§ **Try it**
Copy each line of the listing below where the word "zero" turns up.

§ **Given information**
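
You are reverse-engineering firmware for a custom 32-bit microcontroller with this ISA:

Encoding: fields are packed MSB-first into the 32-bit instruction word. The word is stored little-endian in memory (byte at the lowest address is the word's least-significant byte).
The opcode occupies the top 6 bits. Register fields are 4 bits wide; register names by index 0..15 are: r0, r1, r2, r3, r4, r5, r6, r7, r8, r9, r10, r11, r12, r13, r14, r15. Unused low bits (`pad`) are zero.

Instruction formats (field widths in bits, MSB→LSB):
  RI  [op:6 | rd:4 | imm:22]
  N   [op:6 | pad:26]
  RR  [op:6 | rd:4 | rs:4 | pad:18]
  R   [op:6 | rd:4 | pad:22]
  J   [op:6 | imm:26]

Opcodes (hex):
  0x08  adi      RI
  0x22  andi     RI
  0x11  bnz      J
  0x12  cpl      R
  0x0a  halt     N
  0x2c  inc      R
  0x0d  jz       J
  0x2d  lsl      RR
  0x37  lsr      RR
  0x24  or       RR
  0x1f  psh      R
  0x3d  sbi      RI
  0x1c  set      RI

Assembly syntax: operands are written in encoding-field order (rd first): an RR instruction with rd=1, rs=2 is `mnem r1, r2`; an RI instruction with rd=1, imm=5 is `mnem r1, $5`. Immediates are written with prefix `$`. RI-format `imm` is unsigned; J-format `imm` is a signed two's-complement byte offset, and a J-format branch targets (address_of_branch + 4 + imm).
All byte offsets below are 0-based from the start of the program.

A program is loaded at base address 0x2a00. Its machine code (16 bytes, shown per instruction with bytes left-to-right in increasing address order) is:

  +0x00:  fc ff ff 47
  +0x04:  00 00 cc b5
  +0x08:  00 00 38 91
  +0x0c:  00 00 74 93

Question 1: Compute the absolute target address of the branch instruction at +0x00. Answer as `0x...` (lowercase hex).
0x2a00

off 0x00: read fc ff ff 47 as little → 0x47fffffc
  opcode bits[31:26]=0x11: bnz/J
  imm: (w>>0)&0x3ffffff=0x3fffffc (s26→-4) → $-4
  target = base 0x2a00 + off 0x00 + 4 + imm -4 = 0x2a00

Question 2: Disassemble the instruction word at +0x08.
+0x08: 00 00 38 91 ⇒ word 0x91380000 (little)
  opcode bits[31:26]=0x24: or/RR
  rd@[25:22]=0x4 ⇒ r4
  rs@[21:18]=0xe ⇒ r14

or r4, r14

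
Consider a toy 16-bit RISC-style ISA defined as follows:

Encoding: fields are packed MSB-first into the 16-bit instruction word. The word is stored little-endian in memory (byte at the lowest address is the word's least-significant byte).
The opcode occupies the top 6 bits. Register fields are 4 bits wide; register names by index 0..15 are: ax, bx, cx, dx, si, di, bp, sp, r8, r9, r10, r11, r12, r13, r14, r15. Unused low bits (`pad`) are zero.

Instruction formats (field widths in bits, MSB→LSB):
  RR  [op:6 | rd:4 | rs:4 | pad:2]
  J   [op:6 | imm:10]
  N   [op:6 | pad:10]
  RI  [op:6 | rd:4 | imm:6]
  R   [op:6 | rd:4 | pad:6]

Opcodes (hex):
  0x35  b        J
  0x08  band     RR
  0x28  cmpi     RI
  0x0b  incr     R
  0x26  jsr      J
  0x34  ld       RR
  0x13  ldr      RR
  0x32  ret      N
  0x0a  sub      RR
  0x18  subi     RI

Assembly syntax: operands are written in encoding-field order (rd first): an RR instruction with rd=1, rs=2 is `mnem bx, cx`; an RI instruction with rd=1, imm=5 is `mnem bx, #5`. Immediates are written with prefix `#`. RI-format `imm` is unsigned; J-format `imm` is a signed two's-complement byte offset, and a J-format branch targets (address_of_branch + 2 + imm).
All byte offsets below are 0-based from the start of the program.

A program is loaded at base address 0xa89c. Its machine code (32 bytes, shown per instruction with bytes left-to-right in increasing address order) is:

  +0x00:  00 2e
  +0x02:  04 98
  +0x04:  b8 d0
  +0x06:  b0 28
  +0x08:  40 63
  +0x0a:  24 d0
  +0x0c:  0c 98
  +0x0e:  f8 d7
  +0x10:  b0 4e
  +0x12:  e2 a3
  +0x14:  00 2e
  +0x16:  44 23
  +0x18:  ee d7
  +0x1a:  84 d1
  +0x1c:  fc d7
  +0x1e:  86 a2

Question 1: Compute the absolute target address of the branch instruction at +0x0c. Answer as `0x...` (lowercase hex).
off 0x0c: read 0c 98 as little → 0x980c
  opcode bits[15:10]=0x26: jsr/J
  imm: (w>>0)&0x3ff=0xc → #12
  target = base 0xa89c + off 0x0c + 2 + imm 12 = 0xa8b6

0xa8b6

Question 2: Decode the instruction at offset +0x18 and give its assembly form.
off 0x18: read ee d7 as little → 0xd7ee
  top 6b → 0x35 → b [J]
  [9:0] imm=1006 (s10→-18) = #-18

b #-18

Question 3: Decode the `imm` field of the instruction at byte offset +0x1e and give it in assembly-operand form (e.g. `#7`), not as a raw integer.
off 0x1e: read 86 a2 as little → 0xa286
  top 6b → 0x28 → cmpi [RI]
  rd: (w>>6)&0xf=0xa → r10
  imm: (w>>0)&0x3f=0x6 → #6

#6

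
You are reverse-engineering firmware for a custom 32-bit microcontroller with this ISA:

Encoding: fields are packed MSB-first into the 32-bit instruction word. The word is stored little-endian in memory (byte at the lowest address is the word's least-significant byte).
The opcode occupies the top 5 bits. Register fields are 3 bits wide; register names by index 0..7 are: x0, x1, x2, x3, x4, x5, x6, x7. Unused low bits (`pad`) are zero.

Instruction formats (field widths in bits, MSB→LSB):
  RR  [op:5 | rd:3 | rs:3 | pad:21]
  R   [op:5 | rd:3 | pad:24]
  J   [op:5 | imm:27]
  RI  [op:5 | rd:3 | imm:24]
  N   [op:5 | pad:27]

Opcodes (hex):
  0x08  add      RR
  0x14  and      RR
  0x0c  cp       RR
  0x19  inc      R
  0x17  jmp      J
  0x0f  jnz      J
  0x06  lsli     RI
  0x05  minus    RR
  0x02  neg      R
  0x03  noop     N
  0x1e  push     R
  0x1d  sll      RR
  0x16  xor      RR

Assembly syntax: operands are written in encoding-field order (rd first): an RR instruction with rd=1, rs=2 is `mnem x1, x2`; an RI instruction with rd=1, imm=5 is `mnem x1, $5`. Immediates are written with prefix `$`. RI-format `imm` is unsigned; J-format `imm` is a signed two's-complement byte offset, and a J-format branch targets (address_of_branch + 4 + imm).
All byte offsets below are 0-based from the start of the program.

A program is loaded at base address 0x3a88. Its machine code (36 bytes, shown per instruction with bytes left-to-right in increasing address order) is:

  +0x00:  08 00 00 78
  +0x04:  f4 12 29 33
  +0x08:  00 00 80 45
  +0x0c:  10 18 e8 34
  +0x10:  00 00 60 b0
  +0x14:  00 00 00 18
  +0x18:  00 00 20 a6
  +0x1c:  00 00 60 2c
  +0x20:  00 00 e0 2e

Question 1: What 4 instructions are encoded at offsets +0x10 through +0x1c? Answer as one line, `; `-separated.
xor x0, x3; noop; and x6, x1; minus x4, x3

[10] 00 00 60 b0 → 0xb0600000
  opcode bits[31:27]=0x16: xor/RR
  rd: (w>>24)&0x7=0x0 → x0
  rs: (w>>21)&0x7=0x3 → x3
[14] 00 00 00 18 → 0x18000000
  opcode bits[31:27]=0x3: noop/N
[18] 00 00 20 a6 → 0xa6200000
  opcode bits[31:27]=0x14: and/RR
  rd: (w>>24)&0x7=0x6 → x6
  rs: (w>>21)&0x7=0x1 → x1
[1c] 00 00 60 2c → 0x2c600000
  opcode bits[31:27]=0x5: minus/RR
  rd: (w>>24)&0x7=0x4 → x4
  rs: (w>>21)&0x7=0x3 → x3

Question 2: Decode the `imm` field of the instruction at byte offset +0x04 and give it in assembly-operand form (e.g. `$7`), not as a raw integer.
@+04  little-endian(f4 12 29 33) = 0x332912f4
  top 5b → 0x6 → lsli [RI]
  rd@[26:24]=0x3 ⇒ x3
  imm@[23:0]=0x2912f4 ⇒ $2691828

$2691828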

§ **Reply**
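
The opcode occupies the top 6 bits. Register fields are 4 bits wide; register names by index 0..15 are: r0, r1, r2, r3, r4, r5, r6, r7, r8, r9, r10, r11, r12, r13, r14, r15. Unused low bits (`pad`) are zero.
The opcode occupies the top 6 bits. Register fields are 4 bits wide; register names by index 0..15 are: ax, bx, cx, dx, si, di, bp, sp, r8, r9, r10, r11, r12, r13, r14, r15. Unused low bits (`pad`) are zero.
The opcode occupies the top 5 bits. Register fields are 3 bits wide; register names by index 0..7 are: x0, x1, x2, x3, x4, x5, x6, x7. Unused low bits (`pad`) are zero.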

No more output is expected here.